• **Exercise aim**
Extract, unchanged, every line from the top of the material below through the line with "Types: Int, Bool, and", and no more.

• **Dataset excerpts**
◇ ◇ ◇

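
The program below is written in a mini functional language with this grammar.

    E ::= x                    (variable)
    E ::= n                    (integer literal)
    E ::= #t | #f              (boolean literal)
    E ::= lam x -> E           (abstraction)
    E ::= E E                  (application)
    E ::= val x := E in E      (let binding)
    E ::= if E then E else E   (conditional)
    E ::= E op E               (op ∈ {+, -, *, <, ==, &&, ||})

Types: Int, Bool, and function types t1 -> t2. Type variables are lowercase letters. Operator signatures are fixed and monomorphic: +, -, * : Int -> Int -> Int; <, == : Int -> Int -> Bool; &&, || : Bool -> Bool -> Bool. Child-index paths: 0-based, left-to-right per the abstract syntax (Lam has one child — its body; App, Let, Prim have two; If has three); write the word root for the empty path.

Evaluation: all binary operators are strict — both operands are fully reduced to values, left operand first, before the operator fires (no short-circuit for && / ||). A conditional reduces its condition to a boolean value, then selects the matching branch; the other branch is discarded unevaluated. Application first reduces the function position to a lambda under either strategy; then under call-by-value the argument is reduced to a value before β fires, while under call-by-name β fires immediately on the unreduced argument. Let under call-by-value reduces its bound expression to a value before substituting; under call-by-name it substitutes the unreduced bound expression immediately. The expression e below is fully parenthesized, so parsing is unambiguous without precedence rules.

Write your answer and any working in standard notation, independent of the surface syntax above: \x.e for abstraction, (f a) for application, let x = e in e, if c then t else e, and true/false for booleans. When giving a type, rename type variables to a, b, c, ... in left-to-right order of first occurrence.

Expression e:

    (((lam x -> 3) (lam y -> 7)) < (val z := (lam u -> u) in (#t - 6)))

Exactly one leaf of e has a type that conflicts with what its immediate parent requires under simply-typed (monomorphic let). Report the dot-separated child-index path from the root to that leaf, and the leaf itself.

Trace:
\x._ : a -> Int
\y._ : b -> Int
  unify a -> Int ~ (b -> Int) -> c
  unify a ~ b -> Int
  unify Int ~ c
_ _ : Int
  unify Int ~ Int
u : d
\u._ : d -> d
let z : d -> d
  unify Bool ~ Int
  FAIL: mismatch Bool ~ Int

Answer: 1.1.0 : true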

◇ ◇ ◇

• **Answer below**
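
The program below is written in a mini functional language with this grammar.

    E ::= x                    (variable)
    E ::= n                    (integer literal)
    E ::= #t | #f              (boolean literal)
    E ::= lam x -> E           (abstraction)
    E ::= E E                  (application)
    E ::= val x := E in E      (let binding)
    E ::= if E then E else E   (conditional)
    E ::= E op E               (op ∈ {+, -, *, <, ==, &&, ||})

Types: Int, Bool, and function types t1 -> t2. Type variables are lowercase letters. Operator signatures are fixed and monomorphic: +, -, * : Int -> Int -> Int; <, == : Int -> Int -> Bool; &&, || : Bool -> Bool -> Bool. Child-index paths: 0-based, left-to-right per the abstract syntax (Lam has one child — its body; App, Let, Prim have two; If has three); write the word root for the empty path.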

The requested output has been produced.